HOW TO COMPLETE THIS TASK.
Give back the data in full, with every line exact.

[SUPPLIED INFORMATION Boundary: Start]

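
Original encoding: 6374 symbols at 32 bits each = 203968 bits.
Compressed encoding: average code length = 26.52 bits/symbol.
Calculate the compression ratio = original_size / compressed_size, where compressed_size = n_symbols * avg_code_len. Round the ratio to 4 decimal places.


original_size = n_symbols * orig_bits = 6374 * 32 = 203968 bits
compressed_size = n_symbols * avg_code_len = 6374 * 26.52 = 169038.48 bits
ratio = original_size / compressed_size = 203968 / 169038.48 = 1.2066

Compression ratio = 1.2066


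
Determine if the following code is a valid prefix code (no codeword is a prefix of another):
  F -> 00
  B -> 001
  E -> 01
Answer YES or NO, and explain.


Checking each pair (does one codeword prefix another?):
  F='00' vs B='001': prefix -- VIOLATION

NO -- this is NOT a valid prefix code. F (00) is a prefix of B (001).


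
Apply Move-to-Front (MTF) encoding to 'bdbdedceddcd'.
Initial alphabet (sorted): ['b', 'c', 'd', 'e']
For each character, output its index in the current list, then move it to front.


MTF encoding:
'b': index 0 in ['b', 'c', 'd', 'e'] -> ['b', 'c', 'd', 'e']
'd': index 2 in ['b', 'c', 'd', 'e'] -> ['d', 'b', 'c', 'e']
'b': index 1 in ['d', 'b', 'c', 'e'] -> ['b', 'd', 'c', 'e']
'd': index 1 in ['b', 'd', 'c', 'e'] -> ['d', 'b', 'c', 'e']
'e': index 3 in ['d', 'b', 'c', 'e'] -> ['e', 'd', 'b', 'c']
'd': index 1 in ['e', 'd', 'b', 'c'] -> ['d', 'e', 'b', 'c']
'c': index 3 in ['d', 'e', 'b', 'c'] -> ['c', 'd', 'e', 'b']
'e': index 2 in ['c', 'd', 'e', 'b'] -> ['e', 'c', 'd', 'b']
'd': index 2 in ['e', 'c', 'd', 'b'] -> ['d', 'e', 'c', 'b']
'd': index 0 in ['d', 'e', 'c', 'b'] -> ['d', 'e', 'c', 'b']
'c': index 2 in ['d', 'e', 'c', 'b'] -> ['c', 'd', 'e', 'b']
'd': index 1 in ['c', 'd', 'e', 'b'] -> ['d', 'c', 'e', 'b']


Output: [0, 2, 1, 1, 3, 1, 3, 2, 2, 0, 2, 1]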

[SUPPLIED INFORMATION Boundary: End]

ANSWER FOR THE TASK.
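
Original encoding: 6374 symbols at 32 bits each = 203968 bits.
Compressed encoding: average code length = 26.52 bits/symbol.
Calculate the compression ratio = original_size / compressed_size, where compressed_size = n_symbols * avg_code_len. Round the ratio to 4 decimal places.


original_size = n_symbols * orig_bits = 6374 * 32 = 203968 bits
compressed_size = n_symbols * avg_code_len = 6374 * 26.52 = 169038.48 bits
ratio = original_size / compressed_size = 203968 / 169038.48 = 1.2066

Compression ratio = 1.2066


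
Determine if the following code is a valid prefix code (no codeword is a prefix of another):
  F -> 00
  B -> 001
  E -> 01
Answer YES or NO, and explain.


Checking each pair (does one codeword prefix another?):
  F='00' vs B='001': prefix -- VIOLATION

NO -- this is NOT a valid prefix code. F (00) is a prefix of B (001).


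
Apply Move-to-Front (MTF) encoding to 'bdbdedceddcd'.
Initial alphabet (sorted): ['b', 'c', 'd', 'e']
For each character, output its index in the current list, then move it to front.


MTF encoding:
'b': index 0 in ['b', 'c', 'd', 'e'] -> ['b', 'c', 'd', 'e']
'd': index 2 in ['b', 'c', 'd', 'e'] -> ['d', 'b', 'c', 'e']
'b': index 1 in ['d', 'b', 'c', 'e'] -> ['b', 'd', 'c', 'e']
'd': index 1 in ['b', 'd', 'c', 'e'] -> ['d', 'b', 'c', 'e']
'e': index 3 in ['d', 'b', 'c', 'e'] -> ['e', 'd', 'b', 'c']
'd': index 1 in ['e', 'd', 'b', 'c'] -> ['d', 'e', 'b', 'c']
'c': index 3 in ['d', 'e', 'b', 'c'] -> ['c', 'd', 'e', 'b']
'e': index 2 in ['c', 'd', 'e', 'b'] -> ['e', 'c', 'd', 'b']
'd': index 2 in ['e', 'c', 'd', 'b'] -> ['d', 'e', 'c', 'b']
'd': index 0 in ['d', 'e', 'c', 'b'] -> ['d', 'e', 'c', 'b']
'c': index 2 in ['d', 'e', 'c', 'b'] -> ['c', 'd', 'e', 'b']
'd': index 1 in ['c', 'd', 'e', 'b'] -> ['d', 'c', 'e', 'b']


Output: [0, 2, 1, 1, 3, 1, 3, 2, 2, 0, 2, 1]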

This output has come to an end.